(Record extracts begins)
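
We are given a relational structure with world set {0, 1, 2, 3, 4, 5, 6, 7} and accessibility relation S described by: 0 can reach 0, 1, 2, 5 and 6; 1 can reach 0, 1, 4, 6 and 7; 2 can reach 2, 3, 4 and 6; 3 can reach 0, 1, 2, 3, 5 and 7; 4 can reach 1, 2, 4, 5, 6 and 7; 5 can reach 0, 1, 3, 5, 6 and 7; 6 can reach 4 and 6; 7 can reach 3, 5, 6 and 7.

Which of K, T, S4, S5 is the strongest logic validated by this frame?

Reflexive (axiom T): yes — every world is S-related to itself.
Transitive (axiom 4): no — 0 S 1 and 1 S 4, but not 0 S 4.
Euclidean (axiom 5): no — 0 S 1 and 0 S 2, but not 1 S 2.
So F validates K, T; S4 would additionally require S to be transitive. The strongest is T.

T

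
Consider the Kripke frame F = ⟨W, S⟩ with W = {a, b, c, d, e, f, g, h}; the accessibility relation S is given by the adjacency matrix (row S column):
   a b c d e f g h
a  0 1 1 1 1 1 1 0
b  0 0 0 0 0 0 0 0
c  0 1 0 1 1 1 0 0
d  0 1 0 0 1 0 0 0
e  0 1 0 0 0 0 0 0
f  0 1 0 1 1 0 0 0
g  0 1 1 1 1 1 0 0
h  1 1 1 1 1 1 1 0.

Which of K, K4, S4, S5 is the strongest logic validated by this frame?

Transitive (axiom 4): yes — every two-step S-path is closed by a direct edge.
Reflexive (axiom T): no — a is not related to itself.
Euclidean (axiom 5): no — a S b and a S c, but not b S c.
So F validates K, K4; S4 would additionally require S to be reflexive. The strongest is K4.

K4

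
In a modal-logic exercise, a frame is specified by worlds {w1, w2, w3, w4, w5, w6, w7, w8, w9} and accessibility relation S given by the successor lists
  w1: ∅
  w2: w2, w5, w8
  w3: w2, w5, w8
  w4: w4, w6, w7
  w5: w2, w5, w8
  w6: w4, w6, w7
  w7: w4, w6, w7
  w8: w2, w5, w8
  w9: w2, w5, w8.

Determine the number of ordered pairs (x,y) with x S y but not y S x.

6

Enumerating: (w3,w2), (w3,w5), (w3,w8), (w9,w2), (w9,w5), (w9,w8).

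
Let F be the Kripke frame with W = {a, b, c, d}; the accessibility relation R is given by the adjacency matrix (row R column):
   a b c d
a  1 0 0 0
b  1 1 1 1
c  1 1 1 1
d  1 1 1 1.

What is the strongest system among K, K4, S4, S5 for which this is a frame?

S4

Transitive (axiom 4): yes — every two-step R-path is closed by a direct edge.
Reflexive (axiom T): yes — every world is R-related to itself.
Euclidean (axiom 5): no — b R a and b R c, but not a R c.
So F validates K, K4, S4; S5 would additionally require R to be Euclidean. The strongest is S4.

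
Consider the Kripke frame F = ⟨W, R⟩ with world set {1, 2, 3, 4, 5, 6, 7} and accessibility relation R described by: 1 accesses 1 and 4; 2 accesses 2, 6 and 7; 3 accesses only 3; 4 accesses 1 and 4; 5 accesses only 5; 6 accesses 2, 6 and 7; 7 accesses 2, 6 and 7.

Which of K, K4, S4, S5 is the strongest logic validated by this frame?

Transitive (axiom 4): yes — every two-step R-path is closed by a direct edge.
Reflexive (axiom T): yes — every world is R-related to itself.
Euclidean (axiom 5): yes — any two successors of a common world are R-related.
So F validates K, K4, S4, S5. The strongest is S5.

S5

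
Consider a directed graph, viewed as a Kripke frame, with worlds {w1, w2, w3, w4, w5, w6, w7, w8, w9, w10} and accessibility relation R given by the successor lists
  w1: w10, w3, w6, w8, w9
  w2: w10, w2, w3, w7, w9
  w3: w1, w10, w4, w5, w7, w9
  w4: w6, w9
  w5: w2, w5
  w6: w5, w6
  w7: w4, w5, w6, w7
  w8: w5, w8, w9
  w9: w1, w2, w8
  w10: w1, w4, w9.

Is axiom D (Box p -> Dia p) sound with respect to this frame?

Axiom D corresponds to the accessibility relation being serial.
Serial: yes — every world has a successor (e.g. w1 R w10).

Yes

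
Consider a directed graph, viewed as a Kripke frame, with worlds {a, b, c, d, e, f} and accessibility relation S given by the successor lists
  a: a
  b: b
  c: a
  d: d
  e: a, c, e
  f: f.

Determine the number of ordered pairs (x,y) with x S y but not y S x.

Enumerating: (c,a), (e,a), (e,c).

3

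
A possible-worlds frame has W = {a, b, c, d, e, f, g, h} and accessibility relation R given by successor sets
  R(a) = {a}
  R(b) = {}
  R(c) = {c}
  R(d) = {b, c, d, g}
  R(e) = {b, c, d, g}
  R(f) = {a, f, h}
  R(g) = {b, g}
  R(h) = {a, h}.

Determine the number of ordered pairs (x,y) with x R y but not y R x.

Enumerating: (d,b), (d,c), (d,g), (e,b), (e,c), (e,d), (e,g), (f,a), (f,h), (g,b), (h,a).

11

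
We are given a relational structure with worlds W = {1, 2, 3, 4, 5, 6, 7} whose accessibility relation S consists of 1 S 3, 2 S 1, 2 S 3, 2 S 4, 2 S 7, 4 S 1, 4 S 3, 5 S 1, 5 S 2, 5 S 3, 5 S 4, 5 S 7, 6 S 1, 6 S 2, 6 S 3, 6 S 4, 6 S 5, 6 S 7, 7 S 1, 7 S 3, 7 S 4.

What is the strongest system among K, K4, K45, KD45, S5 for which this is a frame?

K4

Transitive (axiom 4): yes — every two-step S-path is closed by a direct edge.
Euclidean (axiom 5): no — 2 S 1 and 2 S 4, but not 1 S 4.
Serial (axiom D): no — 3 has no S-successor.
Reflexive (axiom T): no — 1 is not related to itself.
So F validates K, K4; K45 would additionally require S to be Euclidean. The strongest is K4.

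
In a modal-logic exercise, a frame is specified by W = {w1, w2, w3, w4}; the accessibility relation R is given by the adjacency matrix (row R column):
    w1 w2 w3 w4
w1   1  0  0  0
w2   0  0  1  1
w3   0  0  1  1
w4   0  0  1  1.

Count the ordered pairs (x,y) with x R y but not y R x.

2

Enumerating: (w2,w3), (w2,w4).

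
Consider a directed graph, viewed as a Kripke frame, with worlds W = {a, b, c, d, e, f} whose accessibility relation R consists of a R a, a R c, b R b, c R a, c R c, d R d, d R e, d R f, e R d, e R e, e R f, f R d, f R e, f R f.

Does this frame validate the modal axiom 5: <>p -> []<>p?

Yes

Axiom 5 corresponds to the accessibility relation being Euclidean.
Euclidean: yes — any two successors of a common world are R-related.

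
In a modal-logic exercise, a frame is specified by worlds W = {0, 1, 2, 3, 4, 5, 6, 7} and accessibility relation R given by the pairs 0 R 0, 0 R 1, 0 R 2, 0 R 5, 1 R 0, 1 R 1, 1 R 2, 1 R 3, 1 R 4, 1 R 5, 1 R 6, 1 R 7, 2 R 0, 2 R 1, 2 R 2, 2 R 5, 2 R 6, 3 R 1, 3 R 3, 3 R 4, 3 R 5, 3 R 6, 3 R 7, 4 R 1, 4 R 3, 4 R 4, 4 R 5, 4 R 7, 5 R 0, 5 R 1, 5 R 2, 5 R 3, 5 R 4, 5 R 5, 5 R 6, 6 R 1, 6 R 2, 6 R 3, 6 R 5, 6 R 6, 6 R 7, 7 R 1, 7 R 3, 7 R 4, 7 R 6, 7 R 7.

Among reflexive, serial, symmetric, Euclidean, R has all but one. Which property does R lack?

Euclidean

Reflexive: yes — every world is R-related to itself.
Serial: yes — every world has a successor (e.g. 0 R 0).
Symmetric: yes — every pair in R has its reverse in R.
Euclidean: no — 1 R 0 and 1 R 3, but not 0 R 3.
Only Euclidean fails.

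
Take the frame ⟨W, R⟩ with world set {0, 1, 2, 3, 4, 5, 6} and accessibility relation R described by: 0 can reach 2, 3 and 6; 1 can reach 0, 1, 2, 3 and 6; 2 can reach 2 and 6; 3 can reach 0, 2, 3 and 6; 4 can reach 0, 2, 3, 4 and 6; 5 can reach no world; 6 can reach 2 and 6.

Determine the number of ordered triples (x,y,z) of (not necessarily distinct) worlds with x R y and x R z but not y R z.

25

Enumerating: (0,2,3), (0,6,3), (1,0,0), (1,0,1), (1,2,0), (1,2,1), (1,2,3), (1,3,1), (1,6,0), (1,6,1), (1,6,3), (3,0,0), … and 13 more.
Total: 25.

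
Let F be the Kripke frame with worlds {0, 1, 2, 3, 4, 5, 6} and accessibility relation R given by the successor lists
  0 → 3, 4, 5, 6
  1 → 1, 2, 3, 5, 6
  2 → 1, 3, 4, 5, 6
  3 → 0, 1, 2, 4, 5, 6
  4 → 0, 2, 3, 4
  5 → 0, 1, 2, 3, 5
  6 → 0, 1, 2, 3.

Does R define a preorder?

Reflexive: no — 0 is not related to itself.
Transitive: no — 0 R 3 and 3 R 1, but not 0 R 1.
So R is not a preorder.

No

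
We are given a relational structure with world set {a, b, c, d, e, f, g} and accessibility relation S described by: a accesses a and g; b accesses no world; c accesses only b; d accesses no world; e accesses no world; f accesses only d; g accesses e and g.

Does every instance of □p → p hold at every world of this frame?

No

The schema T characterises exactly the reflexive frames.
Reflexive: no — b is not related to itself.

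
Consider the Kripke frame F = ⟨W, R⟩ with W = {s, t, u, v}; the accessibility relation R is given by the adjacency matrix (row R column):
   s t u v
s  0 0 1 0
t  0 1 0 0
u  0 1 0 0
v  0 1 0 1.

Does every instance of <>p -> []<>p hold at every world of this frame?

No

The schema 5 characterises exactly the Euclidean frames.
Euclidean: no — s R u and s R u, but not u R u.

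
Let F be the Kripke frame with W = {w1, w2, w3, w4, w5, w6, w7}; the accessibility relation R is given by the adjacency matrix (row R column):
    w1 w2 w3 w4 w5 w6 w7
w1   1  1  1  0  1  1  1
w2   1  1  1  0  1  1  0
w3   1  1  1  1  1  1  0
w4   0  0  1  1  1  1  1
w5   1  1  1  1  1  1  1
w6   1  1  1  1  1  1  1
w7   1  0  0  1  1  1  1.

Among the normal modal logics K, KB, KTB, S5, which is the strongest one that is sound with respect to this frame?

Symmetric (axiom B): yes — every pair in R has its reverse in R.
Reflexive (axiom T): yes — every world is R-related to itself.
Euclidean (axiom 5): no — w1 R w2 and w1 R w7, but not w2 R w7.
So F validates K, KB, KTB; S5 would additionally require R to be Euclidean. The strongest is KTB.

KTB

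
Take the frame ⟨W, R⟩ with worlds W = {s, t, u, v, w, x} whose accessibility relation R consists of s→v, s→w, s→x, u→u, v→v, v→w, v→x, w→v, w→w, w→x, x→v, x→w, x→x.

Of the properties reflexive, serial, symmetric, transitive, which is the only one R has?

transitive

Reflexive: no — s is not related to itself.
Serial: no — t has no R-successor.
Symmetric: no — s R v but not v R s.
Transitive: yes — every two-step R-path is closed by a direct edge.
Only transitive holds.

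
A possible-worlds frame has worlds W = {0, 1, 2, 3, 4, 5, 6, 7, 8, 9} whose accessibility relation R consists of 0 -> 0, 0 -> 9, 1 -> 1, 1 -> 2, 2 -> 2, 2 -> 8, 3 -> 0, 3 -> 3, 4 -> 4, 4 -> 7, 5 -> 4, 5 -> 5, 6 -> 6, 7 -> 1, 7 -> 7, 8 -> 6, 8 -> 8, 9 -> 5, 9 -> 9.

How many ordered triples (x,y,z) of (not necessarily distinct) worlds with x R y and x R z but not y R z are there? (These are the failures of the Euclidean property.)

9

Enumerating: (0,9,0), (1,2,1), (2,8,2), (3,0,3), (4,7,4), (5,4,5), (7,1,7), (8,6,8), (9,5,9).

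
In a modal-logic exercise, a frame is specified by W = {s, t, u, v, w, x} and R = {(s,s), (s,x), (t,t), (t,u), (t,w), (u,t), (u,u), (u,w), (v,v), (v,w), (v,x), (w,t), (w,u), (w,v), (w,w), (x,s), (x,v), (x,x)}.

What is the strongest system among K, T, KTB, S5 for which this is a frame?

KTB

Reflexive (axiom T): yes — every world is R-related to itself.
Symmetric (axiom B): yes — every pair in R has its reverse in R.
Euclidean (axiom 5): no — v R w and v R x, but not w R x.
So F validates K, T, KTB; S5 would additionally require R to be Euclidean. The strongest is KTB.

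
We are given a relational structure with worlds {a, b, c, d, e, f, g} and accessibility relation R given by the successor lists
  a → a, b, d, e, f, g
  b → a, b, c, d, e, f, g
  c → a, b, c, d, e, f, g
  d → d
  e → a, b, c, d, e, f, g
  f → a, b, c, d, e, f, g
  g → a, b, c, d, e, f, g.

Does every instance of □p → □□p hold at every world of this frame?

Axiom 4 corresponds to the accessibility relation being transitive.
Transitive: no — a R b and b R c, but not a R c.

No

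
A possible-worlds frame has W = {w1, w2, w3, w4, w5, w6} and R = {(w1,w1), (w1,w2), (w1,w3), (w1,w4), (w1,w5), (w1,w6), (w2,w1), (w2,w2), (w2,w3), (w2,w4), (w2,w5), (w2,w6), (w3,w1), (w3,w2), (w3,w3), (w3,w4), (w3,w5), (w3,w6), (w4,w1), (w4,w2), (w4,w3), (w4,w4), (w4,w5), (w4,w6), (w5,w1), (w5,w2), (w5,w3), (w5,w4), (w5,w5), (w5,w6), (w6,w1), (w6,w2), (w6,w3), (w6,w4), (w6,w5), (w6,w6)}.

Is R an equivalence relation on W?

Reflexive: yes — every world is R-related to itself.
Symmetric: yes — every pair in R has its reverse in R.
Transitive: yes — every two-step R-path is closed by a direct edge.
So R is an equivalence relation.

Yes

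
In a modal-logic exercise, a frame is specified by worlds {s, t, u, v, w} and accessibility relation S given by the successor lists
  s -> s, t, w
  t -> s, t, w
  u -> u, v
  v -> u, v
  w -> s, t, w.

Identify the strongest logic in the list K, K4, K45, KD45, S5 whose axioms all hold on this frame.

S5

Transitive (axiom 4): yes — every two-step S-path is closed by a direct edge.
Euclidean (axiom 5): yes — any two successors of a common world are S-related.
Serial (axiom D): yes — every world has a successor (e.g. s S s).
Reflexive (axiom T): yes — every world is S-related to itself.
So F validates K, K4, K45, KD45, S5. The strongest is S5.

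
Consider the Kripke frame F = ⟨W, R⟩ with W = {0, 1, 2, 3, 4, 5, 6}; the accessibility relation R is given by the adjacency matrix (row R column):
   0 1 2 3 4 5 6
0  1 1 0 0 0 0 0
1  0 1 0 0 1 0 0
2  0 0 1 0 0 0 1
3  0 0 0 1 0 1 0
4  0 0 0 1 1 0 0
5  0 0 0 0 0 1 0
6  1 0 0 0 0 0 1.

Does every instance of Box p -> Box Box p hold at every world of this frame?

No

By correspondence theory, 4 is valid on a frame iff R is transitive.
Transitive: no — 0 R 1 and 1 R 4, but not 0 R 4.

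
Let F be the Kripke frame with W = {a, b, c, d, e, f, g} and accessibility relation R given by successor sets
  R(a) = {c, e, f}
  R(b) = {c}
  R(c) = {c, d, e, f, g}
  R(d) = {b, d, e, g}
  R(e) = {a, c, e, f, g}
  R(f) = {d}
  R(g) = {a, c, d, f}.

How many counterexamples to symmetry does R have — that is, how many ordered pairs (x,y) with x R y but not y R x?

12

Enumerating: (a,c), (a,f), (b,c), (c,d), (c,f), (d,b), (d,e), (e,f), (e,g), (f,d), (g,a), (g,f).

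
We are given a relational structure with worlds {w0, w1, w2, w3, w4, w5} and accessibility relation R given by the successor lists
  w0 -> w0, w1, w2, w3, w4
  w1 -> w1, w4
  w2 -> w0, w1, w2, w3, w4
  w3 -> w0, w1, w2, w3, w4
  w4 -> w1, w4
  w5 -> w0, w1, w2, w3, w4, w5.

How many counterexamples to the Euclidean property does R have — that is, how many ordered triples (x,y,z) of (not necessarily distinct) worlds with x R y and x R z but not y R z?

29

Enumerating: (w0,w1,w0), (w0,w1,w2), (w0,w1,w3), (w0,w4,w0), (w0,w4,w2), (w0,w4,w3), (w2,w1,w0), (w2,w1,w2), (w2,w1,w3), (w2,w4,w0), (w2,w4,w2), (w2,w4,w3), … and 17 more.
Total: 29.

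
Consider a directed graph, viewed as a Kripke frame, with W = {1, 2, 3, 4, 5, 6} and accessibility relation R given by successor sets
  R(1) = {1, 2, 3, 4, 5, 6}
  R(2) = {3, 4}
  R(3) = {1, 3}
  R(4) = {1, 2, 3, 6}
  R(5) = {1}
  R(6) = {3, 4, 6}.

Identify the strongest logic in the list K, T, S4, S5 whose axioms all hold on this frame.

K

Reflexive (axiom T): no — 2 is not related to itself.
Transitive (axiom 4): no — 2 R 3 and 3 R 1, but not 2 R 1.
Euclidean (axiom 5): no — 1 R 2 and 1 R 5, but not 2 R 5.
So F validates K; T would additionally require R to be reflexive. The strongest is K.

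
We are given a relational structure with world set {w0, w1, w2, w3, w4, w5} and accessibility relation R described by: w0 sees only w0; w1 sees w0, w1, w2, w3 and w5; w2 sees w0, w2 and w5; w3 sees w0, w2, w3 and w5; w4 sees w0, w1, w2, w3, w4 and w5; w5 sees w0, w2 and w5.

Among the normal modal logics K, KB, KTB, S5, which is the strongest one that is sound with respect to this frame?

K

Symmetric (axiom B): no — w1 R w0 but not w0 R w1.
Reflexive (axiom T): yes — every world is R-related to itself.
Euclidean (axiom 5): no — w1 R w0 and w1 R w2, but not w0 R w2.
So F validates K; KB would additionally require R to be symmetric. The strongest is K.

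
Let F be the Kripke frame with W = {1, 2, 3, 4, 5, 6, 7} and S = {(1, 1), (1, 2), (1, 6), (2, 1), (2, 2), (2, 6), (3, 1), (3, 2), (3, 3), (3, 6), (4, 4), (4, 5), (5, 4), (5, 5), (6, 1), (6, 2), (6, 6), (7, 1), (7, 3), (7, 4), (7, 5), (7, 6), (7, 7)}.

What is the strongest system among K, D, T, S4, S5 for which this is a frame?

Serial (axiom D): yes — every world has a successor (e.g. 1 S 1).
Reflexive (axiom T): yes — every world is S-related to itself.
Transitive (axiom 4): no — 7 S 1 and 1 S 2, but not 7 S 2.
Euclidean (axiom 5): no — 7 S 1 and 7 S 3, but not 1 S 3.
So F validates K, D, T; S4 would additionally require S to be transitive. The strongest is T.

T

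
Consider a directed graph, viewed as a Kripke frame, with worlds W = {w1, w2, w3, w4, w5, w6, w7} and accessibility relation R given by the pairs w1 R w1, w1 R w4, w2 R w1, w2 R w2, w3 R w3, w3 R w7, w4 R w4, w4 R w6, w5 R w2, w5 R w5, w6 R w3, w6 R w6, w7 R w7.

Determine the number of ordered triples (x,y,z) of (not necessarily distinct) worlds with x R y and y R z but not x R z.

Enumerating: (w1,w4,w6), (w2,w1,w4), (w4,w6,w3), (w5,w2,w1), (w6,w3,w7).

5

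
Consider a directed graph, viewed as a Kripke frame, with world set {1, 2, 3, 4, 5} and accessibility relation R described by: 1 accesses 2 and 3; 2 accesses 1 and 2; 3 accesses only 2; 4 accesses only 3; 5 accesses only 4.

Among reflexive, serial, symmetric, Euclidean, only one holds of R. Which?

Reflexive: no — 1 is not related to itself.
Serial: yes — every world has a successor (e.g. 1 R 2).
Symmetric: no — 1 R 3 but not 3 R 1.
Euclidean: no — 1 R 2 and 1 R 3, but not 2 R 3.
Only serial holds.

serial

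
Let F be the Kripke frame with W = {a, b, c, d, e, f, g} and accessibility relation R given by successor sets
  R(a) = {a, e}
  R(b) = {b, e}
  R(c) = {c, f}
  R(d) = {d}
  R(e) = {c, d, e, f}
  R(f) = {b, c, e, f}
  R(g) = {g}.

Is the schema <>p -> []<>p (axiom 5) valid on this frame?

Axiom 5 corresponds to the accessibility relation being Euclidean.
Euclidean: no — e R c and e R d, but not c R d.

No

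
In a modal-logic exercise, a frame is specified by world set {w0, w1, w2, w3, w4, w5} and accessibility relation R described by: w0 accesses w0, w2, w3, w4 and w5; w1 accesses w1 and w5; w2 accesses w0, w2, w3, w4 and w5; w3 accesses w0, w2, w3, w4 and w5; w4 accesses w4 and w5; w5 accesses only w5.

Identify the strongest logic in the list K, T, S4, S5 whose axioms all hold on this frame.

Reflexive (axiom T): yes — every world is R-related to itself.
Transitive (axiom 4): yes — every two-step R-path is closed by a direct edge.
Euclidean (axiom 5): no — w0 R w4 and w0 R w2, but not w4 R w2.
So F validates K, T, S4; S5 would additionally require R to be Euclidean. The strongest is S4.

S4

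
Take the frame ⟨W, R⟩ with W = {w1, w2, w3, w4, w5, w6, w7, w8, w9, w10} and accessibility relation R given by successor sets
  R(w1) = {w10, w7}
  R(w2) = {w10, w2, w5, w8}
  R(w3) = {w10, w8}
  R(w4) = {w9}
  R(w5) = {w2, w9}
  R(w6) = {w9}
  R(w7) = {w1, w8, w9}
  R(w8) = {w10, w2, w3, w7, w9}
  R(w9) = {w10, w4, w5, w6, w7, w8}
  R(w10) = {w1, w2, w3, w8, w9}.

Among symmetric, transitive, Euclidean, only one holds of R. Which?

symmetric

Symmetric: yes — every pair in R has its reverse in R.
Transitive: no — w1 R w10 and w10 R w2, but not w1 R w2.
Euclidean: no — w1 R w10 and w1 R w7, but not w10 R w7.
Only symmetric holds.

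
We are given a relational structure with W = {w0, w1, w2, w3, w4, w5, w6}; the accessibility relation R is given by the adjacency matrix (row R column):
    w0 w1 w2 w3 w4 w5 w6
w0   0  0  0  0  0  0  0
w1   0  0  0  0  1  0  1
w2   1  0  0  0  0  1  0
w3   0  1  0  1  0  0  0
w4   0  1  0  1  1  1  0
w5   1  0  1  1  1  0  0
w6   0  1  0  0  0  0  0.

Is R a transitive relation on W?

Transitive: no — w1 R w4 and w4 R w3, but not w1 R w3.

No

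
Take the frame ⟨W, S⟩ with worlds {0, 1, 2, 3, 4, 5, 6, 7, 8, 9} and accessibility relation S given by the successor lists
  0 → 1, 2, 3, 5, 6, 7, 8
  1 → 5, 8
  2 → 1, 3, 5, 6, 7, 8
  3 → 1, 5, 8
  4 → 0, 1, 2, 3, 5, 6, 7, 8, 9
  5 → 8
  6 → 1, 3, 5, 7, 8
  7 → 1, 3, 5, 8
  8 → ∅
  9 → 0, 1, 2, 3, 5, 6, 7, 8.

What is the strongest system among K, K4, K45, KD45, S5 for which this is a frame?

K4

Transitive (axiom 4): yes — every two-step S-path is closed by a direct edge.
Euclidean (axiom 5): no — 0 S 1 and 0 S 2, but not 1 S 2.
Serial (axiom D): no — 8 has no S-successor.
Reflexive (axiom T): no — 0 is not related to itself.
So F validates K, K4; K45 would additionally require S to be Euclidean. The strongest is K4.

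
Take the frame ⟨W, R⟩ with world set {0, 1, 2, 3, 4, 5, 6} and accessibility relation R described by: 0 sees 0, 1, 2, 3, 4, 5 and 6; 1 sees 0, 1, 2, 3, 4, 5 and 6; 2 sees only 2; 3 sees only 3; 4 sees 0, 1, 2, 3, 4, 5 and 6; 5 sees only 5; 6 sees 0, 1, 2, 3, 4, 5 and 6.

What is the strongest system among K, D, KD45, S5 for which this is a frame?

D

Serial (axiom D): yes — every world has a successor (e.g. 0 R 0).
Euclidean (axiom 5): no — 0 R 2 and 0 R 1, but not 2 R 1.
Transitive (axiom 4): yes — every two-step R-path is closed by a direct edge.
Reflexive (axiom T): yes — every world is R-related to itself.
So F validates K, D; KD45 would additionally require R to be Euclidean. The strongest is D.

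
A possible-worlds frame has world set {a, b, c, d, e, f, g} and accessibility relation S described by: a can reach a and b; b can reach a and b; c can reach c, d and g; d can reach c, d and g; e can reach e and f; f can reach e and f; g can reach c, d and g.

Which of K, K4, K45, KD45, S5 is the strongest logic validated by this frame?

S5

Transitive (axiom 4): yes — every two-step S-path is closed by a direct edge.
Euclidean (axiom 5): yes — any two successors of a common world are S-related.
Serial (axiom D): yes — every world has a successor (e.g. a S a).
Reflexive (axiom T): yes — every world is S-related to itself.
So F validates K, K4, K45, KD45, S5. The strongest is S5.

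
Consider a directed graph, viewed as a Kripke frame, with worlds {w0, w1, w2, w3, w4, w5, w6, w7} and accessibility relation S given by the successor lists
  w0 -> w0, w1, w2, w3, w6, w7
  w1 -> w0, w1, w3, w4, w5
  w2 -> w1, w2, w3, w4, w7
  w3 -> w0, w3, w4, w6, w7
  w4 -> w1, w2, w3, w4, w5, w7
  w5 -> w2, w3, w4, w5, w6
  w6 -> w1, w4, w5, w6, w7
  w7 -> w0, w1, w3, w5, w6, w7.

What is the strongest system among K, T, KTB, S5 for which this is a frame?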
(Record extracts ends)
● Work to complete
Copy every line from the data that includes the string "Take".

● Output
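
Take the frame ⟨W, R⟩ with world set {0, 1, 2, 3, 4, 5, 6} and accessibility relation R described by: 0 can reach 2, 3 and 6; 1 can reach 0, 1, 2, 3 and 6; 2 can reach 2 and 6; 3 can reach 0, 2, 3 and 6; 4 can reach 0, 2, 3, 4 and 6; 5 can reach no world; 6 can reach 2 and 6.
Take the frame ⟨W, R⟩ with worlds W = {s, t, u, v, w, x} whose accessibility relation R consists of s→v, s→w, s→x, u→u, v→v, v→w, v→x, w→v, w→w, w→x, x→v, x→w, x→x.
Take the frame ⟨W, R⟩ with W = {w1, w2, w3, w4, w5, w6, w7, w8, w9, w10} and accessibility relation R given by successor sets
Take the frame ⟨W, S⟩ with worlds {0, 1, 2, 3, 4, 5, 6, 7, 8, 9} and accessibility relation S given by the successor lists
Take the frame ⟨W, R⟩ with world set {0, 1, 2, 3, 4, 5, 6} and accessibility relation R described by: 0 sees 0, 1, 2, 3, 4, 5 and 6; 1 sees 0, 1, 2, 3, 4, 5 and 6; 2 sees only 2; 3 sees only 3; 4 sees 0, 1, 2, 3, 4, 5 and 6; 5 sees only 5; 6 sees 0, 1, 2, 3, 4, 5 and 6.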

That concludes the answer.